[The task] Each line below that holds the word "spans" counts once; state the total number of such lines and nothing else.

[Dataset]
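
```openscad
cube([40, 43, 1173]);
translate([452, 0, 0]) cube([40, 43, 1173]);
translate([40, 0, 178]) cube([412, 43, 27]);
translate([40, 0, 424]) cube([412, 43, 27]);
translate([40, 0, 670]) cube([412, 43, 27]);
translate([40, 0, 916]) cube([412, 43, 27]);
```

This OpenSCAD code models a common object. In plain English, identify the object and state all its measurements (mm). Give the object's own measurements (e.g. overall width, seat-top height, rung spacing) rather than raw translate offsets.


A straight ladder. Two 40×43 mm vertical rails, 1173 mm tall, stand 492 mm apart (outside-to-outside) with their front faces coplanar on the −y side. 4 rungs, each 43 mm deep and 27 mm tall, span between the inner faces of the rails, front faces flush with the rails. The lowest rung's underside is at z = 178 mm and rungs are spaced 246 mm apart (underside to underside).


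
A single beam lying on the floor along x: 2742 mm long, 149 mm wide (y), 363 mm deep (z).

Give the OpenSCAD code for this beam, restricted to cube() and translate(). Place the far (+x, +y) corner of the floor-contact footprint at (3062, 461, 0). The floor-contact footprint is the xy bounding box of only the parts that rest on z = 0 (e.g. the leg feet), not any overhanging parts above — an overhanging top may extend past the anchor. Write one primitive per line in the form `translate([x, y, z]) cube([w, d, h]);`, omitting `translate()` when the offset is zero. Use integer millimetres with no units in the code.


translate([320, 312, 0]) cube([2742, 149, 363]);


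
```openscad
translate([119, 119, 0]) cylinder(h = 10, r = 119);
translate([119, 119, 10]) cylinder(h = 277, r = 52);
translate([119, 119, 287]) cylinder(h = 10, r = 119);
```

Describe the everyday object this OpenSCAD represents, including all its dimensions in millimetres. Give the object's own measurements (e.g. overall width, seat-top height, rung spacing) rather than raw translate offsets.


A spool: two coaxial disc flanges of radius 119 mm and thickness 10 mm, joined by a core cylinder of radius 52 mm and height 277 mm. The lower flange rests on z = 0 and the three cylinders share a vertical axis.


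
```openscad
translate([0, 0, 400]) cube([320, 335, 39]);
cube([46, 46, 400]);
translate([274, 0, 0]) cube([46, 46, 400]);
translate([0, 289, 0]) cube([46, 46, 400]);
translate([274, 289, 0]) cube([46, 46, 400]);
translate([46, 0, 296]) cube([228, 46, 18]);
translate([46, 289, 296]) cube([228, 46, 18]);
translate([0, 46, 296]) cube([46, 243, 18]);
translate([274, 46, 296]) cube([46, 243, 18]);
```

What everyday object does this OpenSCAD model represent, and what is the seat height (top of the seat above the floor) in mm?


A stool. The seat height is 439 mm.

A 320×335×39 slab at z = 400 on four corner posts — a stool. The seat top is 400 + 39 = 439 mm.


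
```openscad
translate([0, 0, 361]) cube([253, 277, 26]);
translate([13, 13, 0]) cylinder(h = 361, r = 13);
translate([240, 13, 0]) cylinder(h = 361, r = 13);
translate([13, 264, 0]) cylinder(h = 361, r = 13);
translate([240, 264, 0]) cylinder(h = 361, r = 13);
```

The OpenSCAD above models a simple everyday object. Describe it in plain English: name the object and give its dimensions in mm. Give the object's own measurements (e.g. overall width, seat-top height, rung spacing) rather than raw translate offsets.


A simple wooden stool: a rectangular seat 253 mm (x) by 277 mm (y), 26 mm thick, top face at z = 387 mm, on four round legs, each 26 mm in diameter. The legs rest on z = 0, each leg's axis is inset half a diameter from the nearest pair of seat edges (so the leg's bounding box is flush with the corner).


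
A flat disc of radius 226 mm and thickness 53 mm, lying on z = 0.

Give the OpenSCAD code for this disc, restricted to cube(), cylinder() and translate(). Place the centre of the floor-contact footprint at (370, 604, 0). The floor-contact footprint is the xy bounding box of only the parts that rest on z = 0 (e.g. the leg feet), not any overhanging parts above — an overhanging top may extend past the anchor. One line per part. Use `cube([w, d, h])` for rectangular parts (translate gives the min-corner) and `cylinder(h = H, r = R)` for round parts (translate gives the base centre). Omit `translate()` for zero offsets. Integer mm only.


translate([370, 604, 0]) cylinder(h = 53, r = 226);


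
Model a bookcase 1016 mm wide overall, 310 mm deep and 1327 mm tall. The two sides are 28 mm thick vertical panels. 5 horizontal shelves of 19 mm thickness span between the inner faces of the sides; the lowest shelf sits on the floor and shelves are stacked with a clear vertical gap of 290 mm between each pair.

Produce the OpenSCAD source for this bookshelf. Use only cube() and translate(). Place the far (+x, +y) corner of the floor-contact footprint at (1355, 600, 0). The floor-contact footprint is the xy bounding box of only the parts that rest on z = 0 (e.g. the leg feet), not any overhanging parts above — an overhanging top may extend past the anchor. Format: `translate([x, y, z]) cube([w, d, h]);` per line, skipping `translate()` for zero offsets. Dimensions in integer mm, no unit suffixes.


translate([339, 290, 0]) cube([28, 310, 1327]);
translate([1327, 290, 0]) cube([28, 310, 1327]);
translate([367, 290, 0]) cube([960, 310, 19]);
translate([367, 290, 309]) cube([960, 310, 19]);
translate([367, 290, 618]) cube([960, 310, 19]);
translate([367, 290, 927]) cube([960, 310, 19]);
translate([367, 290, 1236]) cube([960, 310, 19]);


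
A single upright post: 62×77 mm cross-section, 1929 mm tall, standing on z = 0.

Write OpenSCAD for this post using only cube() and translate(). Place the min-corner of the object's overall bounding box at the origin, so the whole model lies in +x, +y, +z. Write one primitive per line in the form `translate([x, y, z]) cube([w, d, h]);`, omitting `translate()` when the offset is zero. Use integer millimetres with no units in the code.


cube([62, 77, 1929]);


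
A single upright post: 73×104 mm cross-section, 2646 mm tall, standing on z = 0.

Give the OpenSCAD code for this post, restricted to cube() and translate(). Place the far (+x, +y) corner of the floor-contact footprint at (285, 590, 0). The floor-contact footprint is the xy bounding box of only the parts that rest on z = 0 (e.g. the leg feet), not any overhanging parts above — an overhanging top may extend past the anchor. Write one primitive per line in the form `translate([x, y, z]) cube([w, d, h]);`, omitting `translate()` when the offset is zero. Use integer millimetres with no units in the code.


translate([212, 486, 0]) cube([73, 104, 2646]);


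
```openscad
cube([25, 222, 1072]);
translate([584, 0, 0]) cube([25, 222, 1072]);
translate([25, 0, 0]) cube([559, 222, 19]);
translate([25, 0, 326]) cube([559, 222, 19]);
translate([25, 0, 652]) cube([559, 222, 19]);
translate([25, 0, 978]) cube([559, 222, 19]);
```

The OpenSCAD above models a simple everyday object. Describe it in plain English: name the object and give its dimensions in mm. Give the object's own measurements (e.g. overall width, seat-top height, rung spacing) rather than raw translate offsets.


An open bookshelf. Two side panels, each 25 mm thick, 222 mm deep and 1072 mm tall, stand 609 mm apart (outside-to-outside). Between them sit 4 shelves, each 19 mm thick and 222 mm deep, spanning the full gap between the sides. The bottom shelf rests on the floor (its underside at z = 0) and the clear gap between one shelf's top and the next shelf's underside is 307 mm.


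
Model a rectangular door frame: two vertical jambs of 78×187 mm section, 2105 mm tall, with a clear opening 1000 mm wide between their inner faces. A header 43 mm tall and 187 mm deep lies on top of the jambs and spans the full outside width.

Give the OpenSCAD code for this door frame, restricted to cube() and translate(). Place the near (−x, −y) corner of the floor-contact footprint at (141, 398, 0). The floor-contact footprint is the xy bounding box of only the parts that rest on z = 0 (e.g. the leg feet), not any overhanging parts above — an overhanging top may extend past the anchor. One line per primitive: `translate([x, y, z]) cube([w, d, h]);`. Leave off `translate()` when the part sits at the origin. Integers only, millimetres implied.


translate([141, 398, 0]) cube([78, 187, 2105]);
translate([1219, 398, 0]) cube([78, 187, 2105]);
translate([141, 398, 2105]) cube([1156, 187, 43]);


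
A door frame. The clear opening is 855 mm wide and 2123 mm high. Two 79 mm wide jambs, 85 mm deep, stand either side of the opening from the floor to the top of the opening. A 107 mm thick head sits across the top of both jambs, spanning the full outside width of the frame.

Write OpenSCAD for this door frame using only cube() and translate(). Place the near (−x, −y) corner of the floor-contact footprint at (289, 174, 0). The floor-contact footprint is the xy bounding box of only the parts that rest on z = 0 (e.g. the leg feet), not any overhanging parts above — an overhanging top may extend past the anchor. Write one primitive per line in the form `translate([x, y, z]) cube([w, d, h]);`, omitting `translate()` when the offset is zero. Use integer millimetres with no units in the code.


translate([289, 174, 0]) cube([79, 85, 2123]);
translate([1223, 174, 0]) cube([79, 85, 2123]);
translate([289, 174, 2123]) cube([1013, 85, 107]);


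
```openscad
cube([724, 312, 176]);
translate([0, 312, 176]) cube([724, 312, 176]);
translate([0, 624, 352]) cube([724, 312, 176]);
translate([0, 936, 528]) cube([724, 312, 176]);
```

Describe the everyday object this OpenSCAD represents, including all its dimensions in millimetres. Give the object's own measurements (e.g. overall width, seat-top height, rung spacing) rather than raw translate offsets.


A straight staircase of 4 solid steps. Each step is 724 mm wide (x), 312 mm deep (y, the going) and 176 mm tall (the rise). The first step rests on the floor; each subsequent step sits one going further in +y and one rise higher in +z, directly behind and above the previous step with no overlap.


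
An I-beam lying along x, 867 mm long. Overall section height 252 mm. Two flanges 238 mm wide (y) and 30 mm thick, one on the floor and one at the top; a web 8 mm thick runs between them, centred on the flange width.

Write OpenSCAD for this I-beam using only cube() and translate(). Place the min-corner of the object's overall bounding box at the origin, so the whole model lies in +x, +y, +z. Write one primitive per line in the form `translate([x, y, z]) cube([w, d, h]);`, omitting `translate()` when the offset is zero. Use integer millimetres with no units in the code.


cube([867, 238, 30]);
translate([0, 115, 30]) cube([867, 8, 192]);
translate([0, 0, 222]) cube([867, 238, 30]);


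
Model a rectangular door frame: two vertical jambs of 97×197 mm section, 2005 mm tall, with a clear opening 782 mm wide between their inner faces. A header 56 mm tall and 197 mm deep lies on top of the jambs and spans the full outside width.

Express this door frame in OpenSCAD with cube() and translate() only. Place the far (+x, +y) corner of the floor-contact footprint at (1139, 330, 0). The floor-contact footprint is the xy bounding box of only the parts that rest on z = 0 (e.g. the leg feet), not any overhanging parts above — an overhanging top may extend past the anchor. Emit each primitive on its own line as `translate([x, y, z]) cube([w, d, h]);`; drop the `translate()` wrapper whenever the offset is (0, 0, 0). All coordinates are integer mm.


translate([163, 133, 0]) cube([97, 197, 2005]);
translate([1042, 133, 0]) cube([97, 197, 2005]);
translate([163, 133, 2005]) cube([976, 197, 56]);


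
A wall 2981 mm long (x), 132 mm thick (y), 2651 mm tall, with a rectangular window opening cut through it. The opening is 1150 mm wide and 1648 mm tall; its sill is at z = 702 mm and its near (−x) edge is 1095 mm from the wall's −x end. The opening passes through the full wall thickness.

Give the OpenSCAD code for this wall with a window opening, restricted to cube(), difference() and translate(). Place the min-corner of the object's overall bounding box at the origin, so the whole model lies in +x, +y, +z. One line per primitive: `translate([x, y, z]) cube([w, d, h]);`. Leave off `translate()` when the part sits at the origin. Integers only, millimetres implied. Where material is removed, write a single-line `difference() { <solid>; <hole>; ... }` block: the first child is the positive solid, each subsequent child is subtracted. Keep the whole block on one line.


difference() { cube([2981, 132, 2651]); translate([1095, 0, 702]) cube([1150, 132, 1648]); }


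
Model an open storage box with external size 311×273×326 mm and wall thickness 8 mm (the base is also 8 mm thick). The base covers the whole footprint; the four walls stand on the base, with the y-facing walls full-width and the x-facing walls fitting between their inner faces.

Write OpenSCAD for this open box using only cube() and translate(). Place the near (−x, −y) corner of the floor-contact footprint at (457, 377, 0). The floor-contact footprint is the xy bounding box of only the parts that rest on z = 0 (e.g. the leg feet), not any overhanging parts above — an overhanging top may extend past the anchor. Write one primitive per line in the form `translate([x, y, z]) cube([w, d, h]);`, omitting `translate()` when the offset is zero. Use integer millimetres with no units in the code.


translate([457, 377, 0]) cube([311, 273, 8]);
translate([457, 377, 8]) cube([311, 8, 318]);
translate([457, 642, 8]) cube([311, 8, 318]);
translate([457, 385, 8]) cube([8, 257, 318]);
translate([760, 385, 8]) cube([8, 257, 318]);


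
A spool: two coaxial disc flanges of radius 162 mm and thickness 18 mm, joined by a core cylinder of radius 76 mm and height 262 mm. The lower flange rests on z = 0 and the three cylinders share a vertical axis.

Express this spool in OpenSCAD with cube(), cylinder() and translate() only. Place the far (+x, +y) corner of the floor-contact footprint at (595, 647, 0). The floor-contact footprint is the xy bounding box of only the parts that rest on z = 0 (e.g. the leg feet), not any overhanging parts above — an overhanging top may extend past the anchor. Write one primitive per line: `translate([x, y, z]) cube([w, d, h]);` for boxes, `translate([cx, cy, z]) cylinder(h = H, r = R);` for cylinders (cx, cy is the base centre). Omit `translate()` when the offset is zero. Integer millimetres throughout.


translate([433, 485, 0]) cylinder(h = 18, r = 162);
translate([433, 485, 18]) cylinder(h = 262, r = 76);
translate([433, 485, 280]) cylinder(h = 18, r = 162);


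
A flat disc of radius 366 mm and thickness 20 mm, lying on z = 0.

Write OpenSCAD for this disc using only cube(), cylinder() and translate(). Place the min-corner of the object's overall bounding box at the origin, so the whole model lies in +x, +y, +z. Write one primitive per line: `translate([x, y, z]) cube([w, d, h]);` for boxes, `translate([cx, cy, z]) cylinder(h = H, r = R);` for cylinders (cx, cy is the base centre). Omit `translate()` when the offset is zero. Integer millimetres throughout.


translate([366, 366, 0]) cylinder(h = 20, r = 366);


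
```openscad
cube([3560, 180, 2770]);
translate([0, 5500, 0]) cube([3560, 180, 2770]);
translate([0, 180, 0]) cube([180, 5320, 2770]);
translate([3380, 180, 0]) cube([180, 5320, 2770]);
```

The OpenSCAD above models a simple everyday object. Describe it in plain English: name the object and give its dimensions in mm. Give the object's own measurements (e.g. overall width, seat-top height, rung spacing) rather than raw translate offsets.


The wall frame of a small rectangular building: four walls, each 2770 mm tall and 180 mm thick, enclosing a footprint 3560 mm (x) by 5680 mm (y) outside-to-outside, with no floor or roof. The front and back walls (the −y and +y sides) span the full width; the two side walls fit between them.


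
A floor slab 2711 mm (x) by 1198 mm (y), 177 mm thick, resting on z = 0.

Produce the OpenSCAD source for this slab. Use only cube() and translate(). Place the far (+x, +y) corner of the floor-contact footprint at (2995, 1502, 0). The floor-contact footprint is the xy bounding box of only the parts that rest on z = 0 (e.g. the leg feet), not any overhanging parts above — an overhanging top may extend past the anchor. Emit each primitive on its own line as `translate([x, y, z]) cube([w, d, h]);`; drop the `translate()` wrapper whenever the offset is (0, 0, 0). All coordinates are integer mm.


translate([284, 304, 0]) cube([2711, 1198, 177]);


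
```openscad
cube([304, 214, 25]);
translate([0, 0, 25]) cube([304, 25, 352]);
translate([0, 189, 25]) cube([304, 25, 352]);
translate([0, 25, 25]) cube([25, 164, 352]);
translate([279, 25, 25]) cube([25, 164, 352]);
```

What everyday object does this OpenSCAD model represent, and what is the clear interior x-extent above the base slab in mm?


An open box. The internal width is 254 mm.

A 304×214 base slab with four walls standing on it — an open box. The base is 304 mm wide and the walls are 25 mm thick, so the internal width is 304 − 2 × 25 = 254 mm.


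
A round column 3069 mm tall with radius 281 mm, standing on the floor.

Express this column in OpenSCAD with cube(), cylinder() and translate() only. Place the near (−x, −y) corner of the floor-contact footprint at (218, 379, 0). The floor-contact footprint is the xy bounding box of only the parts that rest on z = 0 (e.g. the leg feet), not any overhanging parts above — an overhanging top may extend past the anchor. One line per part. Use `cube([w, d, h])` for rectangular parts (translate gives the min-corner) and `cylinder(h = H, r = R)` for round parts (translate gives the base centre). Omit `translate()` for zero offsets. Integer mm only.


translate([499, 660, 0]) cylinder(h = 3069, r = 281);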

[Answer area] 2